WORK ORDER:
Reproduce this listing from its first line through the line with "Answer: 6959", inclusive, leaving out all that follows.

────────

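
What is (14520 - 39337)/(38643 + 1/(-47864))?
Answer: -1187840888/1849608551 ≈ -0.64221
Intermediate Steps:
(14520 - 39337)/(38643 + 1/(-47864)) = -24817/(38643 - 1/47864) = -24817/1849608551/47864 = -24817*47864/1849608551 = -1187840888/1849608551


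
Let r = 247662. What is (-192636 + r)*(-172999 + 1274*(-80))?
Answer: -15127692894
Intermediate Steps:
(-192636 + r)*(-172999 + 1274*(-80)) = (-192636 + 247662)*(-172999 + 1274*(-80)) = 55026*(-172999 - 101920) = 55026*(-274919) = -15127692894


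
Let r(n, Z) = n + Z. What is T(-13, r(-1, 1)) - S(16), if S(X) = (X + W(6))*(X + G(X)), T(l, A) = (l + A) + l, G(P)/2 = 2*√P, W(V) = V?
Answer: -730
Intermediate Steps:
r(n, Z) = Z + n
G(P) = 4*√P (G(P) = 2*(2*√P) = 4*√P)
T(l, A) = A + 2*l (T(l, A) = (A + l) + l = A + 2*l)
S(X) = (6 + X)*(X + 4*√X) (S(X) = (X + 6)*(X + 4*√X) = (6 + X)*(X + 4*√X))
T(-13, r(-1, 1)) - S(16) = ((1 - 1) + 2*(-13)) - (16² + 4*16^(3/2) + 6*16 + 24*√16) = (0 - 26) - (256 + 4*64 + 96 + 24*4) = -26 - (256 + 256 + 96 + 96) = -26 - 1*704 = -26 - 704 = -730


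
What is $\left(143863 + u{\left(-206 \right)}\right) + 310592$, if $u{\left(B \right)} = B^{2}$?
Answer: $496891$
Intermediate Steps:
$\left(143863 + u{\left(-206 \right)}\right) + 310592 = \left(143863 + \left(-206\right)^{2}\right) + 310592 = \left(143863 + 42436\right) + 310592 = 186299 + 310592 = 496891$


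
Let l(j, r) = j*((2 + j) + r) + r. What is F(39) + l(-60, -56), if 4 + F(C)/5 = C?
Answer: 6959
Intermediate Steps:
l(j, r) = r + j*(2 + j + r) (l(j, r) = j*(2 + j + r) + r = r + j*(2 + j + r))
F(C) = -20 + 5*C
F(39) + l(-60, -56) = (-20 + 5*39) + (-56 + (-60)**2 + 2*(-60) - 60*(-56)) = (-20 + 195) + (-56 + 3600 - 120 + 3360) = 175 + 6784 = 6959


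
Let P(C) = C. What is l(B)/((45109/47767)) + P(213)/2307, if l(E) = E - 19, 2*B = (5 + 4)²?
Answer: 1585916867/69377642 ≈ 22.859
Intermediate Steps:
B = 81/2 (B = (5 + 4)²/2 = (½)*9² = (½)*81 = 81/2 ≈ 40.500)
l(E) = -19 + E
l(B)/((45109/47767)) + P(213)/2307 = (-19 + 81/2)/((45109/47767)) + 213/2307 = 43/(2*((45109*(1/47767)))) + 213*(1/2307) = 43/(2*(45109/47767)) + 71/769 = (43/2)*(47767/45109) + 71/769 = 2053981/90218 + 71/769 = 1585916867/69377642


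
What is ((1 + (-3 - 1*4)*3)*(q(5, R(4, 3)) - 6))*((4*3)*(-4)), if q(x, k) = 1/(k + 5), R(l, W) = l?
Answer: -16960/3 ≈ -5653.3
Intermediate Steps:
q(x, k) = 1/(5 + k)
((1 + (-3 - 1*4)*3)*(q(5, R(4, 3)) - 6))*((4*3)*(-4)) = ((1 + (-3 - 1*4)*3)*(1/(5 + 4) - 6))*((4*3)*(-4)) = ((1 + (-3 - 4)*3)*(1/9 - 6))*(12*(-4)) = ((1 - 7*3)*(⅑ - 6))*(-48) = ((1 - 21)*(-53/9))*(-48) = -20*(-53/9)*(-48) = (1060/9)*(-48) = -16960/3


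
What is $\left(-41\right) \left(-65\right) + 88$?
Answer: $2753$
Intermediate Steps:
$\left(-41\right) \left(-65\right) + 88 = 2665 + 88 = 2753$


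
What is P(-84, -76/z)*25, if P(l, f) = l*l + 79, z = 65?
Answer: 178375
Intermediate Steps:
P(l, f) = 79 + l² (P(l, f) = l² + 79 = 79 + l²)
P(-84, -76/z)*25 = (79 + (-84)²)*25 = (79 + 7056)*25 = 7135*25 = 178375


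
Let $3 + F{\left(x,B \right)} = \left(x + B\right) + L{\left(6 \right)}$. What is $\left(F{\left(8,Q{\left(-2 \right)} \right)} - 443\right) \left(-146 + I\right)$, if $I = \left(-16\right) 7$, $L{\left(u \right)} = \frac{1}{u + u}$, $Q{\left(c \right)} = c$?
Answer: $\frac{226997}{2} \approx 1.135 \cdot 10^{5}$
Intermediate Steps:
$L{\left(u \right)} = \frac{1}{2 u}$
$F{\left(x,B \right)} = - \frac{35}{12} + B + x$ ($F{\left(x,B \right)} = -3 + \left(\left(x + B\right) + \frac{1}{2 \cdot 6}\right) = -3 + \left(\left(B + x\right) + \frac{1}{2} \cdot \frac{1}{6}\right) = -3 + \left(\left(B + x\right) + \frac{1}{12}\right) = -3 + \left(\frac{1}{12} + B + x\right) = - \frac{35}{12} + B + x$)
$I = -112$
$\left(F{\left(8,Q{\left(-2 \right)} \right)} - 443\right) \left(-146 + I\right) = \left(\left(- \frac{35}{12} - 2 + 8\right) - 443\right) \left(-146 - 112\right) = \left(\frac{37}{12} - 443\right) \left(-258\right) = \left(- \frac{5279}{12}\right) \left(-258\right) = \frac{226997}{2}$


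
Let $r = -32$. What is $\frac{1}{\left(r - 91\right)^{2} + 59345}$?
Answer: $\frac{1}{74474} \approx 1.3428 \cdot 10^{-5}$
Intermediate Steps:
$\frac{1}{\left(r - 91\right)^{2} + 59345} = \frac{1}{\left(-32 - 91\right)^{2} + 59345} = \frac{1}{\left(-123\right)^{2} + 59345} = \frac{1}{15129 + 59345} = \frac{1}{74474}$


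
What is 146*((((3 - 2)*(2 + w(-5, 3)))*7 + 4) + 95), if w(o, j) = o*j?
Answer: 1168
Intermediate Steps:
w(o, j) = j*o
146*((((3 - 2)*(2 + w(-5, 3)))*7 + 4) + 95) = 146*((((3 - 2)*(2 + 3*(-5)))*7 + 4) + 95) = 146*(((1*(2 - 15))*7 + 4) + 95) = 146*(((1*(-13))*7 + 4) + 95) = 146*((-13*7 + 4) + 95) = 146*((-91 + 4) + 95) = 146*(-87 + 95) = 146*8 = 1168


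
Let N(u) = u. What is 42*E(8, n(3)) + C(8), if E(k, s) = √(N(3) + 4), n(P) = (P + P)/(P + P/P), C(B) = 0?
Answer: 42*√7 ≈ 111.12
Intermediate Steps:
n(P) = 2*P/(1 + P) (n(P) = (2*P)/(P + 1) = (2*P)/(1 + P) = 2*P/(1 + P))
E(k, s) = √7 (E(k, s) = √(3 + 4) = √7)
42*E(8, n(3)) + C(8) = 42*√7 + 0 = 42*√7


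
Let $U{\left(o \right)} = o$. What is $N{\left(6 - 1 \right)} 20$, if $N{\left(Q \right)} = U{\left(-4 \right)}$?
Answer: $-80$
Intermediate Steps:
$N{\left(Q \right)} = -4$
$N{\left(6 - 1 \right)} 20 = \left(-4\right) 20 = -80$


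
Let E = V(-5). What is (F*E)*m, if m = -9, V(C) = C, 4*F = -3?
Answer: -135/4 ≈ -33.750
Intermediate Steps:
F = -¾ (F = (¼)*(-3) = -¾ ≈ -0.75000)
E = -5
(F*E)*m = -¾*(-5)*(-9) = (15/4)*(-9) = -135/4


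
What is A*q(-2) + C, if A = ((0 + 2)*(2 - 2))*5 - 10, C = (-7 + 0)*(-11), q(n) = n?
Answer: 97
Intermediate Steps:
C = 77 (C = -7*(-11) = 77)
A = -10 (A = (2*0)*5 - 10 = 0*5 - 10 = 0 - 10 = -10)
A*q(-2) + C = -10*(-2) + 77 = 20 + 77 = 97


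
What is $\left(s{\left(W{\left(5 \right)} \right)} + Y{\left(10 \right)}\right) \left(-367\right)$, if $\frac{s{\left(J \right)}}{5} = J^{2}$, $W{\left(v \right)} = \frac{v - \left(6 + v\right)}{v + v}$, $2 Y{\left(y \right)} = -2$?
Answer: $- \frac{1468}{5} \approx -293.6$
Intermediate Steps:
$Y{\left(y \right)} = -1$ ($Y{\left(y \right)} = \frac{1}{2} \left(-2\right) = -1$)
$W{\left(v \right)} = - \frac{3}{v}$ ($W{\left(v \right)} = - \frac{6}{2 v} = - 6 \frac{1}{2 v} = - \frac{3}{v}$)
$s{\left(J \right)} = 5 J^{2}$
$\left(s{\left(W{\left(5 \right)} \right)} + Y{\left(10 \right)}\right) \left(-367\right) = \left(5 \left(- \frac{3}{5}\right)^{2} - 1\right) \left(-367\right) = \left(5 \cdot \frac{9}{25} - 1\right) \left(-367\right) = \left(\frac{9}{5} - 1\right) \left(-367\right) = \frac{4}{5} \left(-367\right) = - \frac{1468}{5}$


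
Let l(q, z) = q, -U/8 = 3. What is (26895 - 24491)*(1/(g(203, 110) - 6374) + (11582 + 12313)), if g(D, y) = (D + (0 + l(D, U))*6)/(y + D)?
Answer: 114521875522328/1993641 ≈ 5.7444e+7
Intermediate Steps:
U = -24 (U = -8*3 = -24)
g(D, y) = 7*D/(D + y) (g(D, y) = (D + (0 + D)*6)/(y + D) = (D + D*6)/(D + y) = (D + 6*D)/(D + y) = (7*D)/(D + y) = 7*D/(D + y))
(26895 - 24491)*(1/(g(203, 110) - 6374) + (11582 + 12313)) = (26895 - 24491)*(1/(7*203/(203 + 110) - 6374) + (11582 + 12313)) = 2404*(1/(7*203/313 - 6374) + 23895) = 2404*(1/(7*203*(1/313) - 6374) + 23895) = 2404*(1/(1421/313 - 6374) + 23895) = 2404*(1/(-1993641/313) + 23895) = 2404*(-313/1993641 + 23895) = 2404*(47638051382/1993641) = 114521875522328/1993641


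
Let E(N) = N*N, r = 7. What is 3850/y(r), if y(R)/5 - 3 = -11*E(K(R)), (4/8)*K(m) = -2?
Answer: -770/173 ≈ -4.4509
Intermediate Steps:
K(m) = -4 (K(m) = 2*(-2) = -4)
E(N) = N**2
y(R) = -865 (y(R) = 15 + 5*(-11*(-4)**2) = 15 + 5*(-11*16) = 15 + 5*(-176) = 15 - 880 = -865)
3850/y(r) = 3850/(-865) = 3850*(-1/865) = -770/173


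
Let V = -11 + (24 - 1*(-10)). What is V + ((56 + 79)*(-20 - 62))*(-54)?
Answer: 597803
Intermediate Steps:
V = 23 (V = -11 + (24 + 10) = -11 + 34 = 23)
V + ((56 + 79)*(-20 - 62))*(-54) = 23 + ((56 + 79)*(-20 - 62))*(-54) = 23 + (135*(-82))*(-54) = 23 - 11070*(-54) = 23 + 597780 = 597803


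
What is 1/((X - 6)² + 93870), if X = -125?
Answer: 1/111031 ≈ 9.0065e-6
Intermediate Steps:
1/((X - 6)² + 93870) = 1/((-125 - 6)² + 93870) = 1/((-131)² + 93870) = 1/(17161 + 93870) = 1/111031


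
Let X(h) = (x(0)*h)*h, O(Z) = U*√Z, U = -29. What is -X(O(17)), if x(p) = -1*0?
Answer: 0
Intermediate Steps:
x(p) = 0
O(Z) = -29*√Z
X(h) = 0 (X(h) = (0*h)*h = 0*h = 0)
-X(O(17)) = -1*0 = 0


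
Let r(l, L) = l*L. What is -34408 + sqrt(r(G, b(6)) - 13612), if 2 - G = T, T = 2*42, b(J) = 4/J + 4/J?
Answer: -34408 + 2*I*sqrt(30873)/3 ≈ -34408.0 + 117.14*I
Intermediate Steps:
b(J) = 8/J
T = 84
G = -82 (G = 2 - 1*84 = 2 - 84 = -82)
r(l, L) = L*l
-34408 + sqrt(r(G, b(6)) - 13612) = -34408 + sqrt((8/6)*(-82) - 13612) = -34408 + sqrt((8*(1/6))*(-82) - 13612) = -34408 + sqrt((4/3)*(-82) - 13612) = -34408 + sqrt(-328/3 - 13612) = -34408 + sqrt(-41164/3) = -34408 + 2*I*sqrt(30873)/3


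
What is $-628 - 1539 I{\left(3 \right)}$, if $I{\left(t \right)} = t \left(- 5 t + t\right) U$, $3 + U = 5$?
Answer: $110180$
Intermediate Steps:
$U = 2$ ($U = -3 + 5 = 2$)
$I{\left(t \right)} = - 8 t^{2}$ ($I{\left(t \right)} = t \left(- 5 t + t\right) 2 = t \left(- 4 t\right) 2 = - 4 t^{2} \cdot 2 = - 8 t^{2}$)
$-628 - 1539 I{\left(3 \right)} = -628 - 1539 \left(- 8 \cdot 3^{2}\right) = -628 - 1539 \left(\left(-8\right) 9\right) = -628 - -110808 = -628 + 110808 = 110180$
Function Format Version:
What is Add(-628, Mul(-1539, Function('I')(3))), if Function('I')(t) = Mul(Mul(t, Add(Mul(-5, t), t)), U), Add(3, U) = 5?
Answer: 110180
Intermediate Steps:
U = 2 (U = Add(-3, 5) = 2)
Function('I')(t) = Mul(-8, Pow(t, 2)) (Function('I')(t) = Mul(Mul(t, Add(Mul(-5, t), t)), 2) = Mul(Mul(t, Mul(-4, t)), 2) = Mul(Mul(-4, Pow(t, 2)), 2) = Mul(-8, Pow(t, 2)))
Add(-628, Mul(-1539, Function('I')(3))) = Add(-628, Mul(-1539, Mul(-8, Pow(3, 2)))) = Add(-628, Mul(-1539, Mul(-8, 9))) = Add(-628, Mul(-1539, -72)) = Add(-628, 110808) = 110180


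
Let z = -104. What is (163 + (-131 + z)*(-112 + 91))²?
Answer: 25989604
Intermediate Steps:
(163 + (-131 + z)*(-112 + 91))² = (163 + (-131 - 104)*(-112 + 91))² = (163 - 235*(-21))² = (163 + 4935)² = 5098² = 25989604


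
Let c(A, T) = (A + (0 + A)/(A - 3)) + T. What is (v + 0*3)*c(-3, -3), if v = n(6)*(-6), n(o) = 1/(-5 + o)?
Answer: 33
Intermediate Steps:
c(A, T) = A + T + A/(-3 + A) (c(A, T) = (A + A/(-3 + A)) + T = A + T + A/(-3 + A))
v = -6 (v = -6/(-5 + 6) = -6/1 = 1*(-6) = -6)
(v + 0*3)*c(-3, -3) = (-6 + 0*3)*(((-3)² - 3*(-3) - 2*(-3) - 3*(-3))/(-3 - 3)) = (-6 + 0)*((9 + 9 + 6 + 9)/(-6)) = -(-1)*33 = -6*(-11/2) = 33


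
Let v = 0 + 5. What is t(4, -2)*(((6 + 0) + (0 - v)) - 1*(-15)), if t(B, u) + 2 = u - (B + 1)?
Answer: -144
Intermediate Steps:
v = 5
t(B, u) = -3 + u - B (t(B, u) = -2 + (u - (B + 1)) = -2 + (u - (1 + B)) = -2 + (u + (-1 - B)) = -2 + (-1 + u - B) = -3 + u - B)
t(4, -2)*(((6 + 0) + (0 - v)) - 1*(-15)) = (-3 - 2 - 1*4)*(((6 + 0) + (0 - 1*5)) - 1*(-15)) = (-3 - 2 - 4)*((6 + (0 - 5)) + 15) = -9*((6 - 5) + 15) = -9*(1 + 15) = -9*16 = -144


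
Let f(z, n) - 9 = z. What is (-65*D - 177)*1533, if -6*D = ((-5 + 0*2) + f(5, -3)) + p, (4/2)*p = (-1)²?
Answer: -454279/4 ≈ -1.1357e+5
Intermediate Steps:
p = ½ (p = (½)*(-1)² = (½)*1 = ½ ≈ 0.50000)
f(z, n) = 9 + z
D = -19/12 (D = -(((-5 + 0*2) + (9 + 5)) + ½)/6 = -(((-5 + 0) + 14) + ½)/6 = -((-5 + 14) + ½)/6 = -(9 + ½)/6 = -⅙*19/2 = -19/12 ≈ -1.5833)
(-65*D - 177)*1533 = (-65*(-19/12) - 177)*1533 = (1235/12 - 177)*1533 = -889/12*1533 = -454279/4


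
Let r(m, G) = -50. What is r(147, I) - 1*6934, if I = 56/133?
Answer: -6984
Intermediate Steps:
I = 8/19 (I = 56*(1/133) = 8/19 ≈ 0.42105)
r(147, I) - 1*6934 = -50 - 1*6934 = -50 - 6934 = -6984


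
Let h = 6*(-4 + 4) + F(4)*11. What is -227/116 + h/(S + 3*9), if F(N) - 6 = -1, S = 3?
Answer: -43/348 ≈ -0.12356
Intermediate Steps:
F(N) = 5 (F(N) = 6 - 1 = 5)
h = 55 (h = 6*(-4 + 4) + 5*11 = 6*0 + 55 = 0 + 55 = 55)
-227/116 + h/(S + 3*9) = -227/116 + 55/(3 + 3*9) = -227*1/116 + 55/(3 + 27) = -227/116 + 55/30 = -227/116 + 55*(1/30) = -227/116 + 11/6 = -43/348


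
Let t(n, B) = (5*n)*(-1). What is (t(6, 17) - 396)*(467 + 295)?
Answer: -324612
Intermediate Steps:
t(n, B) = -5*n
(t(6, 17) - 396)*(467 + 295) = (-5*6 - 396)*(467 + 295) = (-30 - 396)*762 = -426*762 = -324612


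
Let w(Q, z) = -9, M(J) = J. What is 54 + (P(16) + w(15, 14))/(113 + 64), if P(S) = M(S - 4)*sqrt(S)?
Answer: 3199/59 ≈ 54.220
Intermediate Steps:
P(S) = sqrt(S)*(-4 + S) (P(S) = (S - 4)*sqrt(S) = (-4 + S)*sqrt(S) = sqrt(S)*(-4 + S))
54 + (P(16) + w(15, 14))/(113 + 64) = 54 + (sqrt(16)*(-4 + 16) - 9)/(113 + 64) = 54 + (4*12 - 9)/177 = 54 + (48 - 9)*(1/177) = 54 + 39*(1/177) = 54 + 13/59 = 3199/59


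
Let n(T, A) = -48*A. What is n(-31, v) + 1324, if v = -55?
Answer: 3964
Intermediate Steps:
n(-31, v) + 1324 = -48*(-55) + 1324 = 2640 + 1324 = 3964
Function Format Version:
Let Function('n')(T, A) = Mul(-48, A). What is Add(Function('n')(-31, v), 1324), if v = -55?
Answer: 3964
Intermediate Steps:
Add(Function('n')(-31, v), 1324) = Add(Mul(-48, -55), 1324) = Add(2640, 1324) = 3964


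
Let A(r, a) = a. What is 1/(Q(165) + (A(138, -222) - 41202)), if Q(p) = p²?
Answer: -1/14199 ≈ -7.0428e-5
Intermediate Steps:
1/(Q(165) + (A(138, -222) - 41202)) = 1/(165² + (-222 - 41202)) = 1/(27225 - 41424) = 1/(-14199) = -1/14199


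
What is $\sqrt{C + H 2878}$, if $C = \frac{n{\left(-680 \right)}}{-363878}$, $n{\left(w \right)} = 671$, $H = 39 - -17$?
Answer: $\frac{\sqrt{21339803185574374}}{363878} \approx 401.46$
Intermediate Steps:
$H = 56$ ($H = 39 + 17 = 56$)
$C = - \frac{671}{363878}$ ($C = \frac{671}{-363878} = 671 \left(- \frac{1}{363878}\right) = - \frac{671}{363878} \approx -0.001844$)
$\sqrt{C + H 2878} = \sqrt{- \frac{671}{363878} + 56 \cdot 2878} = \sqrt{- \frac{671}{363878} + 161168} = \sqrt{\frac{58645488833}{363878}} = \frac{\sqrt{21339803185574374}}{363878}$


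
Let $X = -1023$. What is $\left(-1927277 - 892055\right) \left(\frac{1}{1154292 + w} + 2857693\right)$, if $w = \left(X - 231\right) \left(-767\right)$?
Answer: $- \frac{8524521992892476846}{1058055} \approx -8.0568 \cdot 10^{12}$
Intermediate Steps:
$w = 961818$ ($w = \left(-1023 - 231\right) \left(-767\right) = \left(-1254\right) \left(-767\right) = 961818$)
$\left(-1927277 - 892055\right) \left(\frac{1}{1154292 + w} + 2857693\right) = \left(-1927277 - 892055\right) \left(\frac{1}{1154292 + 961818} + 2857693\right) = - 2819332 \left(\frac{1}{2116110} + 2857693\right) = \left(-2819332\right) \frac{6047192734231}{2116110} = - \frac{8524521992892476846}{1058055}$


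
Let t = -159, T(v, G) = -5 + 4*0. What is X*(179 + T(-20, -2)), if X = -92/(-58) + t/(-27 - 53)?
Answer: 24873/40 ≈ 621.83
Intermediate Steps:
T(v, G) = -5 (T(v, G) = -5 + 0 = -5)
X = 8291/2320 (X = -92/(-58) - 159/(-27 - 53) = -92*(-1/58) - 159/(-80) = 46/29 - 159*(-1/80) = 46/29 + 159/80 = 8291/2320 ≈ 3.5737)
X*(179 + T(-20, -2)) = 8291*(179 - 5)/2320 = (8291/2320)*174 = 24873/40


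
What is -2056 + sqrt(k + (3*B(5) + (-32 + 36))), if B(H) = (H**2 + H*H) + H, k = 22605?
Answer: -2056 + sqrt(22774) ≈ -1905.1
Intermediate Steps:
B(H) = H + 2*H**2 (B(H) = (H**2 + H**2) + H = 2*H**2 + H = H + 2*H**2)
-2056 + sqrt(k + (3*B(5) + (-32 + 36))) = -2056 + sqrt(22605 + (3*(5*(1 + 2*5)) + (-32 + 36))) = -2056 + sqrt(22605 + (3*(5*(1 + 10)) + 4)) = -2056 + sqrt(22605 + (3*(5*11) + 4)) = -2056 + sqrt(22605 + (3*55 + 4)) = -2056 + sqrt(22605 + (165 + 4)) = -2056 + sqrt(22605 + 169) = -2056 + sqrt(22774)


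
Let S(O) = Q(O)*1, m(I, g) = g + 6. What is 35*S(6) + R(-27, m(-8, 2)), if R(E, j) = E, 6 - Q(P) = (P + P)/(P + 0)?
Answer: 113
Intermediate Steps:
Q(P) = 4 (Q(P) = 6 - (P + P)/(P + 0) = 6 - 2*P/P = 6 - 1*2 = 6 - 2 = 4)
m(I, g) = 6 + g
S(O) = 4 (S(O) = 4*1 = 4)
35*S(6) + R(-27, m(-8, 2)) = 35*4 - 27 = 140 - 27 = 113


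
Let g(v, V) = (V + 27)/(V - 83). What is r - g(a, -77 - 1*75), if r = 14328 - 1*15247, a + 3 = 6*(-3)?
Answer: -43218/47 ≈ -919.53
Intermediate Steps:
a = -21 (a = -3 + 6*(-3) = -3 - 18 = -21)
r = -919 (r = 14328 - 15247 = -919)
g(v, V) = (27 + V)/(-83 + V)
r - g(a, -77 - 1*75) = -919 - (27 + (-77 - 1*75))/(-83 + (-77 - 1*75)) = -919 - (27 + (-77 - 75))/(-83 + (-77 - 75)) = -919 - (27 - 152)/(-83 - 152) = -919 - (-125)/(-235) = -919 - (-1)*(-125)/235 = -919 - 1*25/47 = -919 - 25/47 = -43218/47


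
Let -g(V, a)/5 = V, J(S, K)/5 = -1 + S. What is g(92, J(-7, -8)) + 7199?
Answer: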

────────

TASK RESPONSE:
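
What is (14520 - 39337)/(38643 + 1/(-47864))?
Answer: -1187840888/1849608551 ≈ -0.64221
Intermediate Steps:
(14520 - 39337)/(38643 + 1/(-47864)) = -24817/(38643 - 1/47864) = -24817/1849608551/47864 = -24817*47864/1849608551 = -1187840888/1849608551


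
Let r = 247662. What is (-192636 + r)*(-172999 + 1274*(-80))?
Answer: -15127692894
Intermediate Steps:
(-192636 + r)*(-172999 + 1274*(-80)) = (-192636 + 247662)*(-172999 + 1274*(-80)) = 55026*(-172999 - 101920) = 55026*(-274919) = -15127692894


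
Let r(n, Z) = n + Z. What is T(-13, r(-1, 1)) - S(16), if S(X) = (X + W(6))*(X + G(X)), T(l, A) = (l + A) + l, G(P)/2 = 2*√P, W(V) = V?
Answer: -730
Intermediate Steps:
r(n, Z) = Z + n
G(P) = 4*√P (G(P) = 2*(2*√P) = 4*√P)
T(l, A) = A + 2*l (T(l, A) = (A + l) + l = A + 2*l)
S(X) = (6 + X)*(X + 4*√X) (S(X) = (X + 6)*(X + 4*√X) = (6 + X)*(X + 4*√X))
T(-13, r(-1, 1)) - S(16) = ((1 - 1) + 2*(-13)) - (16² + 4*16^(3/2) + 6*16 + 24*√16) = (0 - 26) - (256 + 4*64 + 96 + 24*4) = -26 - (256 + 256 + 96 + 96) = -26 - 1*704 = -26 - 704 = -730


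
What is $\left(143863 + u{\left(-206 \right)}\right) + 310592$, if $u{\left(B \right)} = B^{2}$?
Answer: $496891$
Intermediate Steps:
$\left(143863 + u{\left(-206 \right)}\right) + 310592 = \left(143863 + \left(-206\right)^{2}\right) + 310592 = \left(143863 + 42436\right) + 310592 = 186299 + 310592 = 496891$


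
Let l(j, r) = j*((2 + j) + r) + r. What is F(39) + l(-60, -56), if 4 + F(C)/5 = C?
Answer: 6959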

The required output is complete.